TASK OBJECTIVE: Using the data that follows, return exactly the lines from the one that contains "The moduli 11, 7, 13" through the one that contains "Give x (mod 1001).", ends included.

═════ MATERIAL TO PROCESS

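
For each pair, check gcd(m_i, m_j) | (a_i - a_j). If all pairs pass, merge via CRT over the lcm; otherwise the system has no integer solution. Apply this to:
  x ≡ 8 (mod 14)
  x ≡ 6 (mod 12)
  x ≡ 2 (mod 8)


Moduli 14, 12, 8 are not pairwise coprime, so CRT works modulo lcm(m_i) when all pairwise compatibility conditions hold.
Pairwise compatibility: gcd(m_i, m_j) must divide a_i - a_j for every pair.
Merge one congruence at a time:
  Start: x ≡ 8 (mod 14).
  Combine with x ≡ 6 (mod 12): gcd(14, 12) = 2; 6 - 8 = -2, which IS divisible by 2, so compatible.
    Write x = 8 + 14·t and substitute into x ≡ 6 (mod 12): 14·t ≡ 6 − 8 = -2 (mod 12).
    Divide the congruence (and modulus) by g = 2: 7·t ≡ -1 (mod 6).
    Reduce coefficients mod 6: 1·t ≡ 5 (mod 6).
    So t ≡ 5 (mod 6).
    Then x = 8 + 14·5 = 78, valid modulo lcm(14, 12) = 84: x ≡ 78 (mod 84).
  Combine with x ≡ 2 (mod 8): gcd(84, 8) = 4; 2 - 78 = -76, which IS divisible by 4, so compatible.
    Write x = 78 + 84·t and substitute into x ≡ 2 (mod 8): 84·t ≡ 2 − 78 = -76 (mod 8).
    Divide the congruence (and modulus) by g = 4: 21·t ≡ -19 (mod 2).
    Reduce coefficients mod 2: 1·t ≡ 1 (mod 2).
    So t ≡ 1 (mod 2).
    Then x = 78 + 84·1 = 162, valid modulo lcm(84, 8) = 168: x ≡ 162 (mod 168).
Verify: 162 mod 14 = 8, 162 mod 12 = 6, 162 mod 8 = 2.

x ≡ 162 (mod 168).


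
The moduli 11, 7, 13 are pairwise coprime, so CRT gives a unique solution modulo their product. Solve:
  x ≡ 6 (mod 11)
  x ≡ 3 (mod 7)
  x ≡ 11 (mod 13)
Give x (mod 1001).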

══════════
═════ MATERIAL TO PROCESS

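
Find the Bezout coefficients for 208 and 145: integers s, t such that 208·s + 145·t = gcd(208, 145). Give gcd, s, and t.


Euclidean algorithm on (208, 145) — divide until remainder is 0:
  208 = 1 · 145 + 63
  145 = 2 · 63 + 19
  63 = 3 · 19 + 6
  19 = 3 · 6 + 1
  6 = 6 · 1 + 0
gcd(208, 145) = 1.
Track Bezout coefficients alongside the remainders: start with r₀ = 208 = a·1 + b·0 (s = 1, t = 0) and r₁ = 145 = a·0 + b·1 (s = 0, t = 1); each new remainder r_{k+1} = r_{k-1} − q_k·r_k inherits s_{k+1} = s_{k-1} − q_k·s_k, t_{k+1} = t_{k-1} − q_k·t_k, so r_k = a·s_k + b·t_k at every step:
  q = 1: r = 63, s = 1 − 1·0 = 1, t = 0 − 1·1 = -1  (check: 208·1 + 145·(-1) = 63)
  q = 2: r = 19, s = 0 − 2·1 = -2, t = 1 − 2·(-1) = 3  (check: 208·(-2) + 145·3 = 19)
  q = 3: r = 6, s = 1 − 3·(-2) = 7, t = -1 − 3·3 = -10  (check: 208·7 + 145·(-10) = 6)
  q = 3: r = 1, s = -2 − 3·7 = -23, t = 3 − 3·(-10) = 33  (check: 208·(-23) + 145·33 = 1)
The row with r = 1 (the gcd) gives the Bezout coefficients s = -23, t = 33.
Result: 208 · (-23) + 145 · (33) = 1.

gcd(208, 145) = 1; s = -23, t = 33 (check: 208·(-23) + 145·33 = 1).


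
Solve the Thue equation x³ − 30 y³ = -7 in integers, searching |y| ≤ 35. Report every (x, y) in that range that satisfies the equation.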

══════════

RESPONSE AREA:
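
The moduli 11, 7, 13 are pairwise coprime, so CRT gives a unique solution modulo their product. Solve:
  x ≡ 6 (mod 11)
  x ≡ 3 (mod 7)
  x ≡ 11 (mod 13)
Give x (mod 1001).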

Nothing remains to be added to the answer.